-- Opening Marker --
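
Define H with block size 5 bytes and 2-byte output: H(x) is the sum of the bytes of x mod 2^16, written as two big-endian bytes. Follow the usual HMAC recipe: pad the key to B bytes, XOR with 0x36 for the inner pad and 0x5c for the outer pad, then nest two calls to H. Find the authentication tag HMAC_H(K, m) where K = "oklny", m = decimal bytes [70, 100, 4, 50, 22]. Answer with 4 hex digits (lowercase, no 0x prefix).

01a0

Key "oklny" = 6f 6b 6c 6e 79 is exactly B = 5 bytes: K' = 6f 6b 6c 6e 79.
K' ⊕ ipad = 59 5d 5a 58 4f.  K' ⊕ opad = 33 37 30 32 25.
Inner input = (K'⊕ipad) ∥ m = 59 5d 5a 58 4f ∥ 46 64 04 32 16.
Inner hash: sum = 89+93+90+88+79+70+100+4+50+22 = 685 → 02 ad.
Outer input = (K'⊕opad) ∥ inner = 33 37 30 32 25 ∥ 02 ad.
Outer hash (tag): sum = 51+55+48+50+37+2+173 = 416 → 01 a0.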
-- Closing Marker --
* _What the task requires_
What you return must match the records exactly, line for line.

* _Solved problem_
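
Define H with block size 5 bytes and 2-byte output: H(x) is the sum of the bytes of x mod 2^16, written as two big-endian bytes. Follow the usual HMAC recipe: pad the key to B bytes, XOR with 0x36 for the inner pad and 0x5c for the outer pad, then nest two calls to H. Find the authentication tag HMAC_H(K, m) where K = "oklny", m = decimal bytes [70, 100, 4, 50, 22]. Answer with 4 hex digits (lowercase, no 0x prefix).

01a0

Key "oklny" = 6f 6b 6c 6e 79 is exactly B = 5 bytes: K' = 6f 6b 6c 6e 79.
K' ⊕ ipad = 59 5d 5a 58 4f.  K' ⊕ opad = 33 37 30 32 25.
Inner input = (K'⊕ipad) ∥ m = 59 5d 5a 58 4f ∥ 46 64 04 32 16.
Inner hash: sum = 89+93+90+88+79+70+100+4+50+22 = 685 → 02 ad.
Outer input = (K'⊕opad) ∥ inner = 33 37 30 32 25 ∥ 02 ad.
Outer hash (tag): sum = 51+55+48+50+37+2+173 = 416 → 01 a0.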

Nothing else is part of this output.